■ EXERCISE DIRECTIONS ■
When you find the line with "7 weeks after the complaint is filed, dispositive" among the records below, reproduce it and each line after it exactly, ending with the line with "On June 9, 2001, the".

[[ DATASET CONTENT open ]]

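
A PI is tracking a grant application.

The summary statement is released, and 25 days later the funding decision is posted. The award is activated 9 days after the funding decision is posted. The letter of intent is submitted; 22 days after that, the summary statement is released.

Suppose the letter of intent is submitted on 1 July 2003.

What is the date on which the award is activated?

The letter of intent is submitted: Jul 1, 2003.
The summary statement is released: Jul 1, 2003 + 22 days = Jul 23, 2003.
The funding decision is posted: Jul 23, 2003 + 25 days = Aug 17, 2003.
The award is activated: Aug 17, 2003 + 9 days = Aug 26, 2003.

26 August 2003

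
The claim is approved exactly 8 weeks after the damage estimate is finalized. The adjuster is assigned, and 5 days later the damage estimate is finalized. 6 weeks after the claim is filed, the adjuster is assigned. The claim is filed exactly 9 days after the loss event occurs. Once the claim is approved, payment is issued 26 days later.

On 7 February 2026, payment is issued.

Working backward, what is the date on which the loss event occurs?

22 September 2025

Payment is issued: Feb 7, 2026.
The claim is approved: Feb 7, 2026 − 26 days = Jan 12, 2026.
The damage estimate is finalized: Jan 12, 2026 − 8 weeks = Nov 17, 2025.
The adjuster is assigned: Nov 17, 2025 − 5 days = Nov 12, 2025.
The claim is filed: Nov 12, 2025 − 6 weeks = Oct 1, 2025.
The loss event occurs: Oct 1, 2025 − 9 days = Sep 22, 2025.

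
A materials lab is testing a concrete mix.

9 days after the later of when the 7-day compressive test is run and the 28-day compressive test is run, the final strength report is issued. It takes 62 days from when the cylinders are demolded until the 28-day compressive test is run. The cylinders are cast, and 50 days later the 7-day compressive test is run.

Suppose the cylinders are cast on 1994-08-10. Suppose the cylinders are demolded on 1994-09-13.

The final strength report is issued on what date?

1994-11-23

The cylinders are cast: Aug 10, 1994.
The 7-day compressive test is run: Aug 10, 1994 + 50 days = Sep 29, 1994.
The cylinders are demolded: Sep 13, 1994.
The 28-day compressive test is run: Sep 13, 1994 + 62 days = Nov 14, 1994.
Both prerequisites met — the 7-day compressive test is run (Sep 29, 1994), the 28-day compressive test is run (Nov 14, 1994); the later is Nov 14, 1994.
The final strength report is issued: Nov 14, 1994 + 9 days = Nov 23, 1994.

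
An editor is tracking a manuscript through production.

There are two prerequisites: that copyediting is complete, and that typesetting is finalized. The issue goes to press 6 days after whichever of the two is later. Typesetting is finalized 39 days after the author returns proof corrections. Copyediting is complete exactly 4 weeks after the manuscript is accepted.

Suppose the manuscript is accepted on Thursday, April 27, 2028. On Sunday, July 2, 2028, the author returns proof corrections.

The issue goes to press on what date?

Wednesday, August 16, 2028

The manuscript is accepted: Apr 27, 2028.
Copyediting is complete: Apr 27, 2028 + 4 weeks = May 25, 2028.
The author returns proof corrections: Jul 2, 2028.
Typesetting is finalized: Jul 2, 2028 + 39 days = Aug 10, 2028.
Both prerequisites met — copyediting is complete (May 25, 2028), typesetting is finalized (Aug 10, 2028); the later is Aug 10, 2028.
The issue goes to press: Aug 10, 2028 + 6 days = Aug 16, 2028.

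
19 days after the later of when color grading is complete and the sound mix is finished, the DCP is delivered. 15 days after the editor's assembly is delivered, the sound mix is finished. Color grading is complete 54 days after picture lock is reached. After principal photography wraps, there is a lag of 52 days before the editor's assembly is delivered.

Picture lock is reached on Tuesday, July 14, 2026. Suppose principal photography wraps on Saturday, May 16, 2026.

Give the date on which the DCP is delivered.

Picture lock is reached: Jul 14, 2026.
Color grading is complete: Jul 14, 2026 + 54 days = Sep 6, 2026.
Principal photography wraps: May 16, 2026.
The editor's assembly is delivered: May 16, 2026 + 52 days = Jul 7, 2026.
The sound mix is finished: Jul 7, 2026 + 15 days = Jul 22, 2026.
Both prerequisites met — color grading is complete (Sep 6, 2026), the sound mix is finished (Jul 22, 2026); the later is Sep 6, 2026.
The DCP is delivered: Sep 6, 2026 + 19 days = Sep 25, 2026.

Friday, September 25, 2026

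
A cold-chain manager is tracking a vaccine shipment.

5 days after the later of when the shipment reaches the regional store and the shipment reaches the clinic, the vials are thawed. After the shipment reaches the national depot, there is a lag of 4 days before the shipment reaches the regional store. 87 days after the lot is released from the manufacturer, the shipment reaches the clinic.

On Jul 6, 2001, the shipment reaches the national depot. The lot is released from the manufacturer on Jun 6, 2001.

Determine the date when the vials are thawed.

The shipment reaches the national depot: Jul 6, 2001.
The shipment reaches the regional store: Jul 6, 2001 + 4 days = Jul 10, 2001.
The lot is released from the manufacturer: Jun 6, 2001.
The shipment reaches the clinic: Jun 6, 2001 + 87 days = Sep 1, 2001.
Both prerequisites met — the shipment reaches the regional store (Jul 10, 2001), the shipment reaches the clinic (Sep 1, 2001); the later is Sep 1, 2001.
The vials are thawed: Sep 1, 2001 + 5 days = Sep 6, 2001.

Sep 6, 2001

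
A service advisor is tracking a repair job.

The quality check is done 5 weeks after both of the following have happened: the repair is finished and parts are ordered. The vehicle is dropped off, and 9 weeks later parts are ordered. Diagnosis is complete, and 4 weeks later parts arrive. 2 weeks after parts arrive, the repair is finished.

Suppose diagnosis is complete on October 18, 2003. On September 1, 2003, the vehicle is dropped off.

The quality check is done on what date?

January 3, 2004

Diagnosis is complete: Oct 18, 2003.
Parts arrive: Oct 18, 2003 + 4 weeks = Nov 15, 2003.
The repair is finished: Nov 15, 2003 + 2 weeks = Nov 29, 2003.
The vehicle is dropped off: Sep 1, 2003.
Parts are ordered: Sep 1, 2003 + 9 weeks = Nov 3, 2003.
Both prerequisites met — the repair is finished (Nov 29, 2003), parts are ordered (Nov 3, 2003); the later is Nov 29, 2003.
The quality check is done: Nov 29, 2003 + 5 weeks = Jan 3, 2004.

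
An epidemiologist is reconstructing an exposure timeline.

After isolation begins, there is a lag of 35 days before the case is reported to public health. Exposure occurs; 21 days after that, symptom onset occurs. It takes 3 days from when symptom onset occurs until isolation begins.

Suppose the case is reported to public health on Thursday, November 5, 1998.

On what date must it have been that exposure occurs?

The case is reported to public health: Nov 5, 1998.
Isolation begins: Nov 5, 1998 − 35 days = Oct 1, 1998.
Symptom onset occurs: Oct 1, 1998 − 3 days = Sep 28, 1998.
Exposure occurs: Sep 28, 1998 − 21 days = Sep 7, 1998.

Monday, September 7, 1998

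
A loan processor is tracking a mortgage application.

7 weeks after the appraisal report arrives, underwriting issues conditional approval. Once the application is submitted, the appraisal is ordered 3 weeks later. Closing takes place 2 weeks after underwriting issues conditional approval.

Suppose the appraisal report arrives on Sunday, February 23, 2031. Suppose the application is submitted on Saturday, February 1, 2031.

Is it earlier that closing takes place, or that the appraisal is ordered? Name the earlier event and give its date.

The appraisal report arrives: Feb 23, 2031.
Underwriting issues conditional approval: Feb 23, 2031 + 7 weeks = Apr 13, 2031.
Closing takes place: Apr 13, 2031 + 2 weeks = Apr 27, 2031.
The application is submitted: Feb 1, 2031.
The appraisal is ordered: Feb 1, 2031 + 3 weeks = Feb 22, 2031.
Comparing: closing takes place on Apr 27, 2031 vs the appraisal is ordered on Feb 22, 2031. Earlier: the appraisal is ordered.

The appraisal is ordered — Saturday, February 22, 2031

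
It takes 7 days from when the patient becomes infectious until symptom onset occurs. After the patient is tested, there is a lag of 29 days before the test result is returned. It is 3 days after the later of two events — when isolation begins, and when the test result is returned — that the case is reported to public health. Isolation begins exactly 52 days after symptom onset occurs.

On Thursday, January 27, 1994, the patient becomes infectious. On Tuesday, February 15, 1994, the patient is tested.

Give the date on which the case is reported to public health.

The patient becomes infectious: Jan 27, 1994.
Symptom onset occurs: Jan 27, 1994 + 7 days = Feb 3, 1994.
Isolation begins: Feb 3, 1994 + 52 days = Mar 27, 1994.
The patient is tested: Feb 15, 1994.
The test result is returned: Feb 15, 1994 + 29 days = Mar 16, 1994.
Both prerequisites met — isolation begins (Mar 27, 1994), the test result is returned (Mar 16, 1994); the later is Mar 27, 1994.
The case is reported to public health: Mar 27, 1994 + 3 days = Mar 30, 1994.

Wednesday, March 30, 1994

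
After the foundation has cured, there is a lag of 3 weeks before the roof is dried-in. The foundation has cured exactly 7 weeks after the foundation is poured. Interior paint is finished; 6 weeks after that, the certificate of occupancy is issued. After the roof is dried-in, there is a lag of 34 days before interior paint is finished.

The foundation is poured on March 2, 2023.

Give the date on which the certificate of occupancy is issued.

The foundation is poured: Mar 2, 2023.
The foundation has cured: Mar 2, 2023 + 7 weeks = Apr 20, 2023.
The roof is dried-in: Apr 20, 2023 + 3 weeks = May 11, 2023.
Interior paint is finished: May 11, 2023 + 34 days = Jun 14, 2023.
The certificate of occupancy is issued: Jun 14, 2023 + 6 weeks = Jul 26, 2023.

July 26, 2023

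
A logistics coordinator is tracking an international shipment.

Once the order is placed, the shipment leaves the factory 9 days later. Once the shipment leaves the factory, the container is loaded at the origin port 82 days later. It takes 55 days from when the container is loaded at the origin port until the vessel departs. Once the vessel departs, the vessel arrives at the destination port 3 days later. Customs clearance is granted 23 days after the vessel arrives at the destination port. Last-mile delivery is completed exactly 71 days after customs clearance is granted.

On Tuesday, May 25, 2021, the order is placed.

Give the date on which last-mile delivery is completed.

Sunday, January 23, 2022

The order is placed: May 25, 2021.
The shipment leaves the factory: May 25, 2021 + 9 days = Jun 3, 2021.
The container is loaded at the origin port: Jun 3, 2021 + 82 days = Aug 24, 2021.
The vessel departs: Aug 24, 2021 + 55 days = Oct 18, 2021.
The vessel arrives at the destination port: Oct 18, 2021 + 3 days = Oct 21, 2021.
Customs clearance is granted: Oct 21, 2021 + 23 days = Nov 13, 2021.
Last-mile delivery is completed: Nov 13, 2021 + 71 days = Jan 23, 2022.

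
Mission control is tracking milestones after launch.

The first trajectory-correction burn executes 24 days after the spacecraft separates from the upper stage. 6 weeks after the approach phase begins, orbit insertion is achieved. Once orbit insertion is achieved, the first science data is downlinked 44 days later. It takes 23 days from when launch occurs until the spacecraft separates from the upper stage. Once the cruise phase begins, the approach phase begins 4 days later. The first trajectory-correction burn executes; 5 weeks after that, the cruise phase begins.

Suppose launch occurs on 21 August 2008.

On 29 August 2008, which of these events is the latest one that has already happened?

Launch occurs: Aug 21, 2008.
The spacecraft separates from the upper stage: Aug 21, 2008 + 23 days = Sep 13, 2008.
The first trajectory-correction burn executes: Sep 13, 2008 + 24 days = Oct 7, 2008.
The cruise phase begins: Oct 7, 2008 + 5 weeks = Nov 11, 2008.
The approach phase begins: Nov 11, 2008 + 4 days = Nov 15, 2008.
Orbit insertion is achieved: Nov 15, 2008 + 6 weeks = Dec 27, 2008.
The first science data is downlinked: Dec 27, 2008 + 44 days = Feb 9, 2009.
Aug 29, 2008 falls between when launch occurs (Aug 21, 2008) and when the spacecraft separates from the upper stage (Sep 13, 2008).

Launch occurs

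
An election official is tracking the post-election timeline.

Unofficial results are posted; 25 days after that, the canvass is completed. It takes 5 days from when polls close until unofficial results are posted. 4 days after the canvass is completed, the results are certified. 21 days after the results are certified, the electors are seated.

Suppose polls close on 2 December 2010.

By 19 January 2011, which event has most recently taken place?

The results are certified

Polls close: Dec 2, 2010.
Unofficial results are posted: Dec 2, 2010 + 5 days = Dec 7, 2010.
The canvass is completed: Dec 7, 2010 + 25 days = Jan 1, 2011.
The results are certified: Jan 1, 2011 + 4 days = Jan 5, 2011.
The electors are seated: Jan 5, 2011 + 21 days = Jan 26, 2011.
Jan 19, 2011 falls between when the results are certified (Jan 5, 2011) and when the electors are seated (Jan 26, 2011).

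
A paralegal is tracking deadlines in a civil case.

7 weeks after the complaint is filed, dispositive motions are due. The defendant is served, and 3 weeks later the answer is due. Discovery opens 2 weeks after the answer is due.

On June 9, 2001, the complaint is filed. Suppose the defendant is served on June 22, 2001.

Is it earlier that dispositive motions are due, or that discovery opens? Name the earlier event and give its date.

The complaint is filed: Jun 9, 2001.
Dispositive motions are due: Jun 9, 2001 + 7 weeks = Jul 28, 2001.
The defendant is served: Jun 22, 2001.
The answer is due: Jun 22, 2001 + 3 weeks = Jul 13, 2001.
Discovery opens: Jul 13, 2001 + 2 weeks = Jul 27, 2001.
Comparing: dispositive motions are due on Jul 28, 2001 vs discovery opens on Jul 27, 2001. Earlier: discovery opens.

Discovery opens — July 27, 2001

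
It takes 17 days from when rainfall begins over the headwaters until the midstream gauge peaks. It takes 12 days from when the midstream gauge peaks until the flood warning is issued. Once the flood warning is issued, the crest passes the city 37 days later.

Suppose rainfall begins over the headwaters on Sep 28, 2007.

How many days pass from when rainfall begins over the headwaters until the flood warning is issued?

Causal path: rainfall begins over the headwaters → the midstream gauge peaks → the flood warning is issued.
Total delay along the path: 17 + 12 = 29 days.

29 days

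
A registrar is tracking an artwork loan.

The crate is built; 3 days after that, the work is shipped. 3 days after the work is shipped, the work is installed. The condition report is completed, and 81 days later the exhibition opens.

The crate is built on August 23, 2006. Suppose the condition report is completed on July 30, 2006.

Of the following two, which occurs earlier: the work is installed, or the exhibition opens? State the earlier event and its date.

The crate is built: Aug 23, 2006.
The work is shipped: Aug 23, 2006 + 3 days = Aug 26, 2006.
The work is installed: Aug 26, 2006 + 3 days = Aug 29, 2006.
The condition report is completed: Jul 30, 2006.
The exhibition opens: Jul 30, 2006 + 81 days = Oct 19, 2006.
Comparing: the work is installed on Aug 29, 2006 vs the exhibition opens on Oct 19, 2006. Earlier: the work is installed.

The work is installed — August 29, 2006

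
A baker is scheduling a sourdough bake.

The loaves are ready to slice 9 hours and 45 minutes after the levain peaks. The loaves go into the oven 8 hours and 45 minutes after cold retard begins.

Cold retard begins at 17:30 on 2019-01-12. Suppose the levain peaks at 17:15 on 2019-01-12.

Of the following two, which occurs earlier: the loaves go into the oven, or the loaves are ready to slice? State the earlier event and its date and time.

The loaves go into the oven — 02:15 on 2019-01-13

Cold retard begins: 17:30 Jan 12, 2019.
The loaves go into the oven: 17:30 Jan 12, 2019 + 8h45m = 02:15 Jan 13, 2019.
The levain peaks: 17:15 Jan 12, 2019.
The loaves are ready to slice: 17:15 Jan 12, 2019 + 9h45m = 03:00 Jan 13, 2019.
Comparing: the loaves go into the oven at 02:15 Jan 13, 2019 vs the loaves are ready to slice at 03:00 Jan 13, 2019. Earlier: the loaves go into the oven.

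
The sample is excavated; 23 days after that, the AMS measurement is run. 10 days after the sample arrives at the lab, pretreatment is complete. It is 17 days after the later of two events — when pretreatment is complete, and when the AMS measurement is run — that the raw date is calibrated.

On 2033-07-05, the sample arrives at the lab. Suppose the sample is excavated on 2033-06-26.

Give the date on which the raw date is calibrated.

The sample arrives at the lab: Jul 5, 2033.
Pretreatment is complete: Jul 5, 2033 + 10 days = Jul 15, 2033.
The sample is excavated: Jun 26, 2033.
The AMS measurement is run: Jun 26, 2033 + 23 days = Jul 19, 2033.
Both prerequisites met — pretreatment is complete (Jul 15, 2033), the AMS measurement is run (Jul 19, 2033); the later is Jul 19, 2033.
The raw date is calibrated: Jul 19, 2033 + 17 days = Aug 5, 2033.

2033-08-05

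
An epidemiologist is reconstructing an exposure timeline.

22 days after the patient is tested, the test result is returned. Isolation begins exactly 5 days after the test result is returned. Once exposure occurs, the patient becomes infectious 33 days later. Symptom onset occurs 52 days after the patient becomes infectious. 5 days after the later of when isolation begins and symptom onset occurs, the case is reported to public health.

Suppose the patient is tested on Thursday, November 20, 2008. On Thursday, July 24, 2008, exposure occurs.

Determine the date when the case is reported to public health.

Monday, December 22, 2008

The patient is tested: Nov 20, 2008.
The test result is returned: Nov 20, 2008 + 22 days = Dec 12, 2008.
Isolation begins: Dec 12, 2008 + 5 days = Dec 17, 2008.
Exposure occurs: Jul 24, 2008.
The patient becomes infectious: Jul 24, 2008 + 33 days = Aug 26, 2008.
Symptom onset occurs: Aug 26, 2008 + 52 days = Oct 17, 2008.
Both prerequisites met — isolation begins (Dec 17, 2008), symptom onset occurs (Oct 17, 2008); the later is Dec 17, 2008.
The case is reported to public health: Dec 17, 2008 + 5 days = Dec 22, 2008.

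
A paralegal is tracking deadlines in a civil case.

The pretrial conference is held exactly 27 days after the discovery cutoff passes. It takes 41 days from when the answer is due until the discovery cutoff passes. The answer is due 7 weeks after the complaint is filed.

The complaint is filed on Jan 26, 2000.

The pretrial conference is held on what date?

May 22, 2000

The complaint is filed: Jan 26, 2000.
The answer is due: Jan 26, 2000 + 7 weeks = Mar 15, 2000.
The discovery cutoff passes: Mar 15, 2000 + 41 days = Apr 25, 2000.
The pretrial conference is held: Apr 25, 2000 + 27 days = May 22, 2000.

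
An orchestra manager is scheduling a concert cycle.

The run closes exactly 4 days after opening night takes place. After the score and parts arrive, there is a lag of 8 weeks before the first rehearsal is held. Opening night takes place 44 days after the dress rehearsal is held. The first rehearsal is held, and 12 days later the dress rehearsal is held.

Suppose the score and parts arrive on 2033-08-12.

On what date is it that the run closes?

2033-12-06

The score and parts arrive: Aug 12, 2033.
The first rehearsal is held: Aug 12, 2033 + 8 weeks = Oct 7, 2033.
The dress rehearsal is held: Oct 7, 2033 + 12 days = Oct 19, 2033.
Opening night takes place: Oct 19, 2033 + 44 days = Dec 2, 2033.
The run closes: Dec 2, 2033 + 4 days = Dec 6, 2033.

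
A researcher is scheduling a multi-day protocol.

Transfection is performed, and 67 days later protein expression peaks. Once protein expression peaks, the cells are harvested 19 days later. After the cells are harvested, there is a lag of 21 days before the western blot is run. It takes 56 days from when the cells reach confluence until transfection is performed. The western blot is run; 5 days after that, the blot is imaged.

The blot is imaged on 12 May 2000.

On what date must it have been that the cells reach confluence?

The blot is imaged: May 12, 2000.
The western blot is run: May 12, 2000 − 5 days = May 7, 2000.
The cells are harvested: May 7, 2000 − 21 days = Apr 16, 2000.
Protein expression peaks: Apr 16, 2000 − 19 days = Mar 28, 2000.
Transfection is performed: Mar 28, 2000 − 67 days = Jan 21, 2000.
The cells reach confluence: Jan 21, 2000 − 56 days = Nov 26, 1999.

26 November 1999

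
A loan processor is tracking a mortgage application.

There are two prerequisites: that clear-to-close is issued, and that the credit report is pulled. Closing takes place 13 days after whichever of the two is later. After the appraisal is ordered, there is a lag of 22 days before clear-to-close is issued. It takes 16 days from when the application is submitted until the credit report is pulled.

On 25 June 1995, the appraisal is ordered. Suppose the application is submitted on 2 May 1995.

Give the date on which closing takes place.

30 July 1995

The appraisal is ordered: Jun 25, 1995.
Clear-to-close is issued: Jun 25, 1995 + 22 days = Jul 17, 1995.
The application is submitted: May 2, 1995.
The credit report is pulled: May 2, 1995 + 16 days = May 18, 1995.
Both prerequisites met — clear-to-close is issued (Jul 17, 1995), the credit report is pulled (May 18, 1995); the later is Jul 17, 1995.
Closing takes place: Jul 17, 1995 + 13 days = Jul 30, 1995.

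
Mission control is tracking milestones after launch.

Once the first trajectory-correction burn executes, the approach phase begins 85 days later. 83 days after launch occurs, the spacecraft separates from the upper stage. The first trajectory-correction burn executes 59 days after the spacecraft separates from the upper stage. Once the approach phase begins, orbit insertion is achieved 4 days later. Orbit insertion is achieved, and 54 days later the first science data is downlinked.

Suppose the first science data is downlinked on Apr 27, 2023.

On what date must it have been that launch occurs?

Jul 16, 2022

The first science data is downlinked: Apr 27, 2023.
Orbit insertion is achieved: Apr 27, 2023 − 54 days = Mar 4, 2023.
The approach phase begins: Mar 4, 2023 − 4 days = Feb 28, 2023.
The first trajectory-correction burn executes: Feb 28, 2023 − 85 days = Dec 5, 2022.
The spacecraft separates from the upper stage: Dec 5, 2022 − 59 days = Oct 7, 2022.
Launch occurs: Oct 7, 2022 − 83 days = Jul 16, 2022.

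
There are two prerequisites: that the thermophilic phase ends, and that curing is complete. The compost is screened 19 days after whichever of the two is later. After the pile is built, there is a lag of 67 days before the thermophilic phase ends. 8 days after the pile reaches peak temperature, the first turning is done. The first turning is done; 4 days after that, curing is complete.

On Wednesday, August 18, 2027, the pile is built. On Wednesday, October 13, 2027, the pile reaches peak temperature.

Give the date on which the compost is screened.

The pile is built: Aug 18, 2027.
The thermophilic phase ends: Aug 18, 2027 + 67 days = Oct 24, 2027.
The pile reaches peak temperature: Oct 13, 2027.
The first turning is done: Oct 13, 2027 + 8 days = Oct 21, 2027.
Curing is complete: Oct 21, 2027 + 4 days = Oct 25, 2027.
Both prerequisites met — the thermophilic phase ends (Oct 24, 2027), curing is complete (Oct 25, 2027); the later is Oct 25, 2027.
The compost is screened: Oct 25, 2027 + 19 days = Nov 13, 2027.

Saturday, November 13, 2027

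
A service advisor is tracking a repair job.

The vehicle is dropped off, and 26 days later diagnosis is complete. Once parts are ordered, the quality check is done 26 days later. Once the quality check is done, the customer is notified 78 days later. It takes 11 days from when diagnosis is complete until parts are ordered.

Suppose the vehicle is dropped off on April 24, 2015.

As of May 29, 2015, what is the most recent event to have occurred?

The vehicle is dropped off: Apr 24, 2015.
Diagnosis is complete: Apr 24, 2015 + 26 days = May 20, 2015.
Parts are ordered: May 20, 2015 + 11 days = May 31, 2015.
The quality check is done: May 31, 2015 + 26 days = Jun 26, 2015.
The customer is notified: Jun 26, 2015 + 78 days = Sep 12, 2015.
May 29, 2015 falls between when diagnosis is complete (May 20, 2015) and when parts are ordered (May 31, 2015).

Diagnosis is complete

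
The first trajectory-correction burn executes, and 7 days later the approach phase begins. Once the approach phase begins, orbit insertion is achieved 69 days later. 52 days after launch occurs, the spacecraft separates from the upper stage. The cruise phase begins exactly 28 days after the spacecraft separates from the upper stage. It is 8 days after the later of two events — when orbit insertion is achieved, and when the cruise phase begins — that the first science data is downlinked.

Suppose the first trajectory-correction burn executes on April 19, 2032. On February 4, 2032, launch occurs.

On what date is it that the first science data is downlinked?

The first trajectory-correction burn executes: Apr 19, 2032.
The approach phase begins: Apr 19, 2032 + 7 days = Apr 26, 2032.
Orbit insertion is achieved: Apr 26, 2032 + 69 days = Jul 4, 2032.
Launch occurs: Feb 4, 2032.
The spacecraft separates from the upper stage: Feb 4, 2032 + 52 days = Mar 27, 2032.
The cruise phase begins: Mar 27, 2032 + 28 days = Apr 24, 2032.
Both prerequisites met — orbit insertion is achieved (Jul 4, 2032), the cruise phase begins (Apr 24, 2032); the later is Jul 4, 2032.
The first science data is downlinked: Jul 4, 2032 + 8 days = Jul 12, 2032.

July 12, 2032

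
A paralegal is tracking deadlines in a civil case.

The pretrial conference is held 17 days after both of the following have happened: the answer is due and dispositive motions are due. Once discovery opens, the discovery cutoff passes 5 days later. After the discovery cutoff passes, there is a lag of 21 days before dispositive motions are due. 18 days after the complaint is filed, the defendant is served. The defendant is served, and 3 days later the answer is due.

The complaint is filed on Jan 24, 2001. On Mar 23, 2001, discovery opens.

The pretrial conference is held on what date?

May 5, 2001

The complaint is filed: Jan 24, 2001.
The defendant is served: Jan 24, 2001 + 18 days = Feb 11, 2001.
The answer is due: Feb 11, 2001 + 3 days = Feb 14, 2001.
Discovery opens: Mar 23, 2001.
The discovery cutoff passes: Mar 23, 2001 + 5 days = Mar 28, 2001.
Dispositive motions are due: Mar 28, 2001 + 21 days = Apr 18, 2001.
Both prerequisites met — the answer is due (Feb 14, 2001), dispositive motions are due (Apr 18, 2001); the later is Apr 18, 2001.
The pretrial conference is held: Apr 18, 2001 + 17 days = May 5, 2001.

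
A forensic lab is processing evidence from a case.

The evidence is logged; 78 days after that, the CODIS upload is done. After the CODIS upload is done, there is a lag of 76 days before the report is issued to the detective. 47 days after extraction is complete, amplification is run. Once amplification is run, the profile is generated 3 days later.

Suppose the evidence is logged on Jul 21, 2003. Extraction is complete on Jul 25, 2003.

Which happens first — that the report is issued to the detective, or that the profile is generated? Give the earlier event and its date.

The evidence is logged: Jul 21, 2003.
The CODIS upload is done: Jul 21, 2003 + 78 days = Oct 7, 2003.
The report is issued to the detective: Oct 7, 2003 + 76 days = Dec 22, 2003.
Extraction is complete: Jul 25, 2003.
Amplification is run: Jul 25, 2003 + 47 days = Sep 10, 2003.
The profile is generated: Sep 10, 2003 + 3 days = Sep 13, 2003.
Comparing: the report is issued to the detective on Dec 22, 2003 vs the profile is generated on Sep 13, 2003. Earlier: the profile is generated.

The profile is generated — Sep 13, 2003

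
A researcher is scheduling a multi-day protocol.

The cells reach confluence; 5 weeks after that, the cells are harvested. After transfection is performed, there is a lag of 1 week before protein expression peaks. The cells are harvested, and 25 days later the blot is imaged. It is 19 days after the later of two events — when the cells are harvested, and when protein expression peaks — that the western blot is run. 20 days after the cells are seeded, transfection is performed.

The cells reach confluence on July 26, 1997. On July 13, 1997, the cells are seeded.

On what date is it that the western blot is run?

The cells reach confluence: Jul 26, 1997.
The cells are harvested: Jul 26, 1997 + 5 weeks = Aug 30, 1997.
The cells are seeded: Jul 13, 1997.
Transfection is performed: Jul 13, 1997 + 20 days = Aug 2, 1997.
Protein expression peaks: Aug 2, 1997 + 1 week = Aug 9, 1997.
Both prerequisites met — the cells are harvested (Aug 30, 1997), protein expression peaks (Aug 9, 1997); the later is Aug 30, 1997.
The western blot is run: Aug 30, 1997 + 19 days = Sep 18, 1997.

September 18, 1997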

[[ DATASET CONTENT closed ]]

■ SOLVED EXERCISE ■
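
7 weeks after the complaint is filed, dispositive motions are due. The defendant is served, and 3 weeks later the answer is due. Discovery opens 2 weeks after the answer is due.

On June 9, 2001, the complaint is filed. Suppose the defendant is served on June 22, 2001.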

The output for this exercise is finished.